Supplied entries:
↓↓↓

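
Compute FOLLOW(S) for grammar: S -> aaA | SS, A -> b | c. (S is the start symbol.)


$ ∈ FOLLOW(S). For each A -> αBβ: add FIRST(β)\{ε} to FOLLOW(B); if β nullable, add FOLLOW(A).
FOLLOW(S) = {$, a}


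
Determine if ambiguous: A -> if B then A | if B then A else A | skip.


dangling else: 'if B then if B then skip else skip' parses two ways
Ambiguous


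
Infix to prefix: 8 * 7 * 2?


left-to-right (same/higher precedence on left): tree is (* (* 8 7) 2)
Prefix: * * 8 7 2


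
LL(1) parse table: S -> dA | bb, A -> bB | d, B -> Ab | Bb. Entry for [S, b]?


For [S, b]: 'b' ∈ FIRST(bb)
Entry: S -> bb


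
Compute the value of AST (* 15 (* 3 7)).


Evaluate inner: (* 3 7) = 21
Evaluate root: (* 15 21) = 315
Result: 315


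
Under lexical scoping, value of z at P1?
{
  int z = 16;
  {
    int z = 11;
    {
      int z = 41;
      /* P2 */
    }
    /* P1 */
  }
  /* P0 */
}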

↑↑↑

Task prompt:
Type out the records above again, exactly the same.

Exercise solution:
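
Compute FOLLOW(S) for grammar: S -> aaA | SS, A -> b | c. (S is the start symbol.)


$ ∈ FOLLOW(S). For each A -> αBβ: add FIRST(β)\{ε} to FOLLOW(B); if β nullable, add FOLLOW(A).
FOLLOW(S) = {$, a}


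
Determine if ambiguous: A -> if B then A | if B then A else A | skip.


dangling else: 'if B then if B then skip else skip' parses two ways
Ambiguous


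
Infix to prefix: 8 * 7 * 2?


left-to-right (same/higher precedence on left): tree is (* (* 8 7) 2)
Prefix: * * 8 7 2


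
LL(1) parse table: S -> dA | bb, A -> bB | d, B -> Ab | Bb. Entry for [S, b]?


For [S, b]: 'b' ∈ FIRST(bb)
Entry: S -> bb


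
Compute the value of AST (* 15 (* 3 7)).


Evaluate inner: (* 3 7) = 21
Evaluate root: (* 15 21) = 315
Result: 315


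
Under lexical scoping, value of z at P1?
{
  int z = 16;
  {
    int z = 11;
    {
      int z = 41;
      /* P2 */
    }
    /* P1 */
  }
  /* P0 */
}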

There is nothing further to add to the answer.